▶ Task description
The answer must be an exact copy of every record below.

▶ Dataset records
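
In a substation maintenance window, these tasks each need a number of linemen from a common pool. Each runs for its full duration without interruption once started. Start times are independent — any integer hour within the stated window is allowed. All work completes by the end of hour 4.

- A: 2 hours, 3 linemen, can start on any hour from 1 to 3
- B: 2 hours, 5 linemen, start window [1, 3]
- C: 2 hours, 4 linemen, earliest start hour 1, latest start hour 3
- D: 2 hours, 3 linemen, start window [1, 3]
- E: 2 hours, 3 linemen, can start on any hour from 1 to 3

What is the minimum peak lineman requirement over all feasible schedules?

Early-start (A@1, B@1, C@1, D@1, E@1) gives peak 18: h1:18  h2:18  h3:0  h4:0.
Shift B→3, C→3.
Schedule A@1, B@3, C@3, D@1, E@1: h1:9  h2:9  h3:9  h4:9 — peak 9.
Total lineman-hours = 36 over 4 hours ⇒ peak ≥ ⌈36/4⌉ = 9, so 9 is optimal.

9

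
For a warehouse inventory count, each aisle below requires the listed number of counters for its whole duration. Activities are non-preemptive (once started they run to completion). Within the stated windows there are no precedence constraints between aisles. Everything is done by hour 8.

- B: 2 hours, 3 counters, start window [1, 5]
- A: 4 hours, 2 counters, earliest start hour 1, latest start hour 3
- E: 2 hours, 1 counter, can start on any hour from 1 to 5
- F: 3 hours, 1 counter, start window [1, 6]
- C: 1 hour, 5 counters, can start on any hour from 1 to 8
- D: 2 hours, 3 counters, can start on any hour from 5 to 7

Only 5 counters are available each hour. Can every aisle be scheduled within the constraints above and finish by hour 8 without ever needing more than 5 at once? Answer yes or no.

yes

Schedule B@1, A@1, E@3, F@3, C@6, D@7: h1:5  h2:5  h3:4  h4:4  h5:1  h6:5  h7:3  h8:3 — peak 5 ≤ 5.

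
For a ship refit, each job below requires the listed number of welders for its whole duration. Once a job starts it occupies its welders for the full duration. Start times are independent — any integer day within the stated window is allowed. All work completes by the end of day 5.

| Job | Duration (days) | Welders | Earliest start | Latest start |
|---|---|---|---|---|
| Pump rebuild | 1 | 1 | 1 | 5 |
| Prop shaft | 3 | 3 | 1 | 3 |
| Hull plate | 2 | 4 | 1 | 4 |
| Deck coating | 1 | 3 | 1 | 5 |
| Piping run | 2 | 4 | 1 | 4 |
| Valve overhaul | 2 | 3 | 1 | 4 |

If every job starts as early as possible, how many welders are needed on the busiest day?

Early-start schedule: Pump rebuild@1, Prop shaft@1, Hull plate@1, Deck coating@1, Piping run@1, Valve overhaul@1.
Load per day: day 1: 18, day 2: 14, day 3: 3, day 4: 0, day 5: 0.
Peak is 18.

18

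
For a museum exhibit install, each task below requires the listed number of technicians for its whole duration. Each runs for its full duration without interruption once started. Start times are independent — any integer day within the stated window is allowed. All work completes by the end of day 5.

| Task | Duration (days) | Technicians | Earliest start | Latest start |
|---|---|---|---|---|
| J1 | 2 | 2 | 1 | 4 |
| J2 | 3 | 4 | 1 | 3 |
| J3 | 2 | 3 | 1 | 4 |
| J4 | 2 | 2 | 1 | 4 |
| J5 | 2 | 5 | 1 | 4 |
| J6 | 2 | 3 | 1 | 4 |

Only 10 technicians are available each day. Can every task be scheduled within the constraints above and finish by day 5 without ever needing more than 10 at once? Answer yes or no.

yes

Schedule J1@1, J2@1, J3@1, J4@3, J5@4, J6@3: d1:9  d2:9  d3:9  d4:10  d5:5 — peak 10 ≤ 10.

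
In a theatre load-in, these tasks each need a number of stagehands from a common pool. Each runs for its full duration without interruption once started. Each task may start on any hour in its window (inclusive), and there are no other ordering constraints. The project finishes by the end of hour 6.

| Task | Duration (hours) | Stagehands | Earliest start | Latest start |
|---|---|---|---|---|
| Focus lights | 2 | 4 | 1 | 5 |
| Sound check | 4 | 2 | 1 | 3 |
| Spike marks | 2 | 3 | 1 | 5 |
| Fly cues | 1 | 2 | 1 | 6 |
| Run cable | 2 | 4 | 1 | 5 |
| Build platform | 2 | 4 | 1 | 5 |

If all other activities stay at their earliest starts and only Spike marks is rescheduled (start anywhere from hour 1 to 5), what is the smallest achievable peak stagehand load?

Spike marks@1: h1:19  h2:17  h3:2  h4:2  h5:0  h6:0 → peak 19
Spike marks@2: h1:16  h2:17  h3:5  h4:2  h5:0  h6:0 → peak 17
Spike marks@3: h1:16  h2:14  h3:5  h4:5  h5:0  h6:0 → peak 16
Spike marks@4: h1:16  h2:14  h3:2  h4:5  h5:3  h6:0 → peak 16
Spike marks@5: h1:16  h2:14  h3:2  h4:2  h5:3  h6:3 → peak 16
Best is Spike marks@3, peak 16.

16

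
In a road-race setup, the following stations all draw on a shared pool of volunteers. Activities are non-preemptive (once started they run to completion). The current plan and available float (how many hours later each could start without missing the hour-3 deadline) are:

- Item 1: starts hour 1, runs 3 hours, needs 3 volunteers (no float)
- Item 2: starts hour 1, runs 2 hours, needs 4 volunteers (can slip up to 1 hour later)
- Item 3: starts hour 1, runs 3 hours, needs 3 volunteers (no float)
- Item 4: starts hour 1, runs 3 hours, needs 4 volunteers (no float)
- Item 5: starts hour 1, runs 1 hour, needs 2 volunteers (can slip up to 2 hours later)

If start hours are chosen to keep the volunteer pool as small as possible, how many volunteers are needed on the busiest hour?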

▶ Task result
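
In a substation maintenance window, these tasks each need a number of linemen from a common pool. Each runs for its full duration without interruption once started. Start times are independent — any integer hour within the stated window is allowed. All work completes by the end of hour 4.

- A: 2 hours, 3 linemen, can start on any hour from 1 to 3
- B: 2 hours, 5 linemen, start window [1, 3]
- C: 2 hours, 4 linemen, earliest start hour 1, latest start hour 3
- D: 2 hours, 3 linemen, start window [1, 3]
- E: 2 hours, 3 linemen, can start on any hour from 1 to 3

What is the minimum peak lineman requirement over all feasible schedules?

Early-start (A@1, B@1, C@1, D@1, E@1) gives peak 18: h1:18  h2:18  h3:0  h4:0.
Shift B→3, C→3.
Schedule A@1, B@3, C@3, D@1, E@1: h1:9  h2:9  h3:9  h4:9 — peak 9.
Total lineman-hours = 36 over 4 hours ⇒ peak ≥ ⌈36/4⌉ = 9, so 9 is optimal.

9

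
For a warehouse inventory count, each aisle below requires the listed number of counters for its whole duration. Activities are non-preemptive (once started they run to completion). Within the stated windows there are no precedence constraints between aisles. Everything is done by hour 8.

- B: 2 hours, 3 counters, start window [1, 5]
- A: 4 hours, 2 counters, earliest start hour 1, latest start hour 3
- E: 2 hours, 1 counter, can start on any hour from 1 to 5
- F: 3 hours, 1 counter, start window [1, 6]
- C: 1 hour, 5 counters, can start on any hour from 1 to 8
- D: 2 hours, 3 counters, can start on any hour from 5 to 7

Only 5 counters are available each hour. Can every aisle be scheduled within the constraints above and finish by hour 8 without ever needing more than 5 at once? Answer yes or no.

yes

Schedule B@1, A@1, E@3, F@3, C@6, D@7: h1:5  h2:5  h3:4  h4:4  h5:1  h6:5  h7:3  h8:3 — peak 5 ≤ 5.

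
For a ship refit, each job below requires the listed number of welders for its whole duration. Once a job starts it occupies its welders for the full duration. Start times are independent — any integer day within the stated window is allowed. All work completes by the end of day 5.

| Job | Duration (days) | Welders | Earliest start | Latest start |
|---|---|---|---|---|
| Pump rebuild | 1 | 1 | 1 | 5 |
| Prop shaft | 3 | 3 | 1 | 3 |
| Hull plate | 2 | 4 | 1 | 4 |
| Deck coating | 1 | 3 | 1 | 5 |
| Piping run | 2 | 4 | 1 | 4 |
| Valve overhaul | 2 | 3 | 1 | 4 |

If every job starts as early as possible, how many welders are needed on the busiest day?

Early-start schedule: Pump rebuild@1, Prop shaft@1, Hull plate@1, Deck coating@1, Piping run@1, Valve overhaul@1.
Load per day: day 1: 18, day 2: 14, day 3: 3, day 4: 0, day 5: 0.
Peak is 18.

18

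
For a museum exhibit install, each task below requires the listed number of technicians for its whole duration. Each runs for its full duration without interruption once started. Start times are independent — any integer day within the stated window is allowed. All work completes by the end of day 5.

| Task | Duration (days) | Technicians | Earliest start | Latest start |
|---|---|---|---|---|
| J1 | 2 | 2 | 1 | 4 |
| J2 | 3 | 4 | 1 | 3 |
| J3 | 2 | 3 | 1 | 4 |
| J4 | 2 | 2 | 1 | 4 |
| J5 | 2 | 5 | 1 | 4 |
| J6 | 2 | 3 | 1 | 4 |

Only 10 technicians are available each day. Can every task be scheduled within the constraints above and finish by day 5 without ever needing more than 10 at once? Answer yes or no.

yes

Schedule J1@1, J2@1, J3@1, J4@3, J5@4, J6@3: d1:9  d2:9  d3:9  d4:10  d5:5 — peak 10 ≤ 10.

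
In a theatre load-in, these tasks each need a number of stagehands from a common pool. Each runs for its full duration without interruption once started. Each task may start on any hour in its window (inclusive), and there are no other ordering constraints. The project finishes by the end of hour 6.

| Task | Duration (hours) | Stagehands | Earliest start | Latest start |
|---|---|---|---|---|
| Focus lights | 2 | 4 | 1 | 5 |
| Sound check | 4 | 2 | 1 | 3 |
| Spike marks | 2 | 3 | 1 | 5 |
| Fly cues | 1 | 2 | 1 | 6 |
| Run cable | 2 | 4 | 1 | 5 |
| Build platform | 2 | 4 | 1 | 5 |

If all other activities stay at their earliest starts and only Spike marks is rescheduled (start anywhere from hour 1 to 5), what is the smallest achievable peak stagehand load?

Spike marks@1: h1:19  h2:17  h3:2  h4:2  h5:0  h6:0 → peak 19
Spike marks@2: h1:16  h2:17  h3:5  h4:2  h5:0  h6:0 → peak 17
Spike marks@3: h1:16  h2:14  h3:5  h4:5  h5:0  h6:0 → peak 16
Spike marks@4: h1:16  h2:14  h3:2  h4:5  h5:3  h6:0 → peak 16
Spike marks@5: h1:16  h2:14  h3:2  h4:2  h5:3  h6:3 → peak 16
Best is Spike marks@3, peak 16.

16

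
In a road-race setup, the following stations all draw on a shared pool of volunteers. Activities are non-preemptive (once started they run to completion). The current plan and available float (how many hours later each could start without missing the hour-3 deadline) are:

- Item 1: starts hour 1, runs 3 hours, needs 3 volunteers (no float)
- Item 2: starts hour 1, runs 2 hours, needs 4 volunteers (can slip up to 1 hour later)
- Item 3: starts hour 1, runs 3 hours, needs 3 volunteers (no float)
- Item 4: starts hour 1, runs 3 hours, needs 4 volunteers (no float)
- Item 5: starts hour 1, runs 1 hour, needs 2 volunteers (can slip up to 2 hours later)

If start hours are chosen to keep the volunteer pool as small as possible, how many volunteers are needed on the busiest hour?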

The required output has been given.